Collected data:
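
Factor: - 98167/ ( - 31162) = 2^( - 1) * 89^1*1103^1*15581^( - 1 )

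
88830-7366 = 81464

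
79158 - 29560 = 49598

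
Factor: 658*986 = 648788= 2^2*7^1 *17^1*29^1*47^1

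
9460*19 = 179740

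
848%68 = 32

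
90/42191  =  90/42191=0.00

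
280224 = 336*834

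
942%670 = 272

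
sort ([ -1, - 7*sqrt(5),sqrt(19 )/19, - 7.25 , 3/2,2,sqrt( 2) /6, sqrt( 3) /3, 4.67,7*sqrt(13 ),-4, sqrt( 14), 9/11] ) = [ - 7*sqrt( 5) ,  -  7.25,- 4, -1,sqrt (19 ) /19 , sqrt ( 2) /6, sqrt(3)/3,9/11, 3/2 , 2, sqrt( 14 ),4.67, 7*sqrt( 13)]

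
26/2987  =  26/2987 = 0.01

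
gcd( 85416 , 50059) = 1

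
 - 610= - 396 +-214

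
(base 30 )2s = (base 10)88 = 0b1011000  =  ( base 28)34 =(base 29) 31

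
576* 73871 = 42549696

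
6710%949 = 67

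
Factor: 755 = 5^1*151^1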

WHAT TO WORK ON:
Having read the entries above, set each one down again exactly.

SOLUTION BELOW:
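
Factor: - 98167/ ( - 31162) = 2^( - 1) * 89^1*1103^1*15581^( - 1 )

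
88830-7366 = 81464

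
79158 - 29560 = 49598

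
Factor: 658*986 = 648788= 2^2*7^1 *17^1*29^1*47^1

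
9460*19 = 179740

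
848%68 = 32

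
90/42191  =  90/42191=0.00

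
280224 = 336*834

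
942%670 = 272

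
sort ([ -1, - 7*sqrt(5),sqrt(19 )/19, - 7.25 , 3/2,2,sqrt( 2) /6, sqrt( 3) /3, 4.67,7*sqrt(13 ),-4, sqrt( 14), 9/11] ) = [ - 7*sqrt( 5) ,  -  7.25,- 4, -1,sqrt (19 ) /19 , sqrt ( 2) /6, sqrt(3)/3,9/11, 3/2 , 2, sqrt( 14 ),4.67, 7*sqrt( 13)]

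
26/2987  =  26/2987 = 0.01

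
gcd( 85416 , 50059) = 1

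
 - 610= - 396 +-214

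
(base 30 )2s = (base 10)88 = 0b1011000  =  ( base 28)34 =(base 29) 31

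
576* 73871 = 42549696

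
6710%949 = 67

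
Factor: 755 = 5^1*151^1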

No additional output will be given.